Collected data entries

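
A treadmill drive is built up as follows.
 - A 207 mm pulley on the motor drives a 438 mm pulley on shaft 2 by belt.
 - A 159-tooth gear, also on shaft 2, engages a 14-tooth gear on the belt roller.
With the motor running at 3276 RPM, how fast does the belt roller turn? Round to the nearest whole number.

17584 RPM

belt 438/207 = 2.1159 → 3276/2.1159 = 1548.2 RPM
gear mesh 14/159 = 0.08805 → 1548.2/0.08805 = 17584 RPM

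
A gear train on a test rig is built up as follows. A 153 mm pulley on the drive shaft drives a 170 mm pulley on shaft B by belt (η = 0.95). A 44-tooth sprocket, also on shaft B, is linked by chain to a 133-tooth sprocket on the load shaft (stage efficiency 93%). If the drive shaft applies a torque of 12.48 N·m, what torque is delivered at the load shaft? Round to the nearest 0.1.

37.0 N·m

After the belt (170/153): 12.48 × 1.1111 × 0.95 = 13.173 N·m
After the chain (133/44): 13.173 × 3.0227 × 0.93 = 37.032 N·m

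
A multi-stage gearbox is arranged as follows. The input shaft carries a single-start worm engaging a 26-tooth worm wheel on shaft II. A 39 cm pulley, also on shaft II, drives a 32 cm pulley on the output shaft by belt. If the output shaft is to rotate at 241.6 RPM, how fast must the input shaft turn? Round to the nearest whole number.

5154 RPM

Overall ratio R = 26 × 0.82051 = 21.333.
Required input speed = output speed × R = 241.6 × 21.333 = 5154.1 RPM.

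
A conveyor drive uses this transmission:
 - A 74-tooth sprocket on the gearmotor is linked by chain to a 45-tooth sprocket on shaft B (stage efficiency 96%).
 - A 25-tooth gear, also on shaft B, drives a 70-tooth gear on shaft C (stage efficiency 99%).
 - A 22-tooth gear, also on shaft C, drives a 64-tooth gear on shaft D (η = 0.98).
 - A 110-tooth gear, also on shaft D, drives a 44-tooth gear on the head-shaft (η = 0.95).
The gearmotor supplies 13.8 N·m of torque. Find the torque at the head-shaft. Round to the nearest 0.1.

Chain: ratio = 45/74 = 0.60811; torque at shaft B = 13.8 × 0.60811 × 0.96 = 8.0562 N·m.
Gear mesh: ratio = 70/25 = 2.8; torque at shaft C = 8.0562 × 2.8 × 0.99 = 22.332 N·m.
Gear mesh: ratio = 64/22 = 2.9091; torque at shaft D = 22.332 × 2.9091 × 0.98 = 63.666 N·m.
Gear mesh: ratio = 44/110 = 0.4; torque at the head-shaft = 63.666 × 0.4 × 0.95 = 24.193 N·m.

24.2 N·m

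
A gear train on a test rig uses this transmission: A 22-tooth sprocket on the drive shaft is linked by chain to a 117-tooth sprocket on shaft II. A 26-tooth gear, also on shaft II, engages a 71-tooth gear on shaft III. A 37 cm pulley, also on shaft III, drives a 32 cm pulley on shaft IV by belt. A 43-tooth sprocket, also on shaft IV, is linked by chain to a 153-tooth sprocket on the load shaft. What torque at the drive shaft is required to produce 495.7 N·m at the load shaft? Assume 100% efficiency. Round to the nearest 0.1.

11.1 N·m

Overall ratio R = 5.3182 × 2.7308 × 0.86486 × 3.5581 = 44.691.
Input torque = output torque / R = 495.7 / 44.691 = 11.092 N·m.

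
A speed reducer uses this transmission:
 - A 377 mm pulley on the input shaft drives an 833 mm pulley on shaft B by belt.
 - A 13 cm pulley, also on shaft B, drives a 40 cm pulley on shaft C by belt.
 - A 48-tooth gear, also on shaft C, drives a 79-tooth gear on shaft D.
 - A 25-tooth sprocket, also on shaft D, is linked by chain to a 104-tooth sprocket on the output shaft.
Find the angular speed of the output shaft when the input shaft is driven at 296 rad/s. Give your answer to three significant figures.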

• WORK TO COMPLETE:
Write the entries above out again, verbatim.

• OUTPUT:
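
A treadmill drive is built up as follows.
 - A 207 mm pulley on the motor drives a 438 mm pulley on shaft 2 by belt.
 - A 159-tooth gear, also on shaft 2, engages a 14-tooth gear on the belt roller.
With the motor running at 3276 RPM, how fast does the belt roller turn? Round to the nearest whole number.

17584 RPM

belt 438/207 = 2.1159 → 3276/2.1159 = 1548.2 RPM
gear mesh 14/159 = 0.08805 → 1548.2/0.08805 = 17584 RPM

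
A gear train on a test rig is built up as follows. A 153 mm pulley on the drive shaft drives a 170 mm pulley on shaft B by belt (η = 0.95). A 44-tooth sprocket, also on shaft B, is linked by chain to a 133-tooth sprocket on the load shaft (stage efficiency 93%). If the drive shaft applies a torque of 12.48 N·m, what torque is delivered at the load shaft? Round to the nearest 0.1.

37.0 N·m

After the belt (170/153): 12.48 × 1.1111 × 0.95 = 13.173 N·m
After the chain (133/44): 13.173 × 3.0227 × 0.93 = 37.032 N·m

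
A multi-stage gearbox is arranged as follows. The input shaft carries a single-start worm engaging a 26-tooth worm wheel on shaft II. A 39 cm pulley, also on shaft II, drives a 32 cm pulley on the output shaft by belt. If the output shaft is to rotate at 241.6 RPM, how fast must the input shaft turn? Round to the nearest whole number.

5154 RPM

Overall ratio R = 26 × 0.82051 = 21.333.
Required input speed = output speed × R = 241.6 × 21.333 = 5154.1 RPM.

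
A conveyor drive uses this transmission:
 - A 74-tooth sprocket on the gearmotor is linked by chain to a 45-tooth sprocket on shaft B (stage efficiency 96%).
 - A 25-tooth gear, also on shaft B, drives a 70-tooth gear on shaft C (stage efficiency 99%).
 - A 22-tooth gear, also on shaft C, drives a 64-tooth gear on shaft D (η = 0.98).
 - A 110-tooth gear, also on shaft D, drives a 44-tooth gear on the head-shaft (η = 0.95).
The gearmotor supplies 13.8 N·m of torque. Find the torque at the head-shaft. Round to the nearest 0.1.

Chain: ratio = 45/74 = 0.60811; torque at shaft B = 13.8 × 0.60811 × 0.96 = 8.0562 N·m.
Gear mesh: ratio = 70/25 = 2.8; torque at shaft C = 8.0562 × 2.8 × 0.99 = 22.332 N·m.
Gear mesh: ratio = 64/22 = 2.9091; torque at shaft D = 22.332 × 2.9091 × 0.98 = 63.666 N·m.
Gear mesh: ratio = 44/110 = 0.4; torque at the head-shaft = 63.666 × 0.4 × 0.95 = 24.193 N·m.

24.2 N·m

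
A gear train on a test rig uses this transmission: A 22-tooth sprocket on the drive shaft is linked by chain to a 117-tooth sprocket on shaft II. A 26-tooth gear, also on shaft II, engages a 71-tooth gear on shaft III. A 37 cm pulley, also on shaft III, drives a 32 cm pulley on shaft IV by belt. A 43-tooth sprocket, also on shaft IV, is linked by chain to a 153-tooth sprocket on the load shaft. What torque at the drive shaft is required to produce 495.7 N·m at the load shaft? Assume 100% efficiency. Round to the nearest 0.1.

11.1 N·m

Overall ratio R = 5.3182 × 2.7308 × 0.86486 × 3.5581 = 44.691.
Input torque = output torque / R = 495.7 / 44.691 = 11.092 N·m.

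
A speed reducer uses this transmission:
 - A 377 mm pulley on the input shaft drives an 833 mm pulley on shaft B by belt.
 - A 13 cm pulley, also on shaft B, drives a 40 cm pulley on shaft C by belt.
 - A 48-tooth gear, also on shaft C, drives a 79-tooth gear on shaft D.
 - A 25-tooth sprocket, also on shaft D, is linked by chain to a 104-tooth sprocket on the output shaft.
Find the angular speed of the output shaft when the input shaft is driven at 296 rad/s. Give your answer to three significant figures.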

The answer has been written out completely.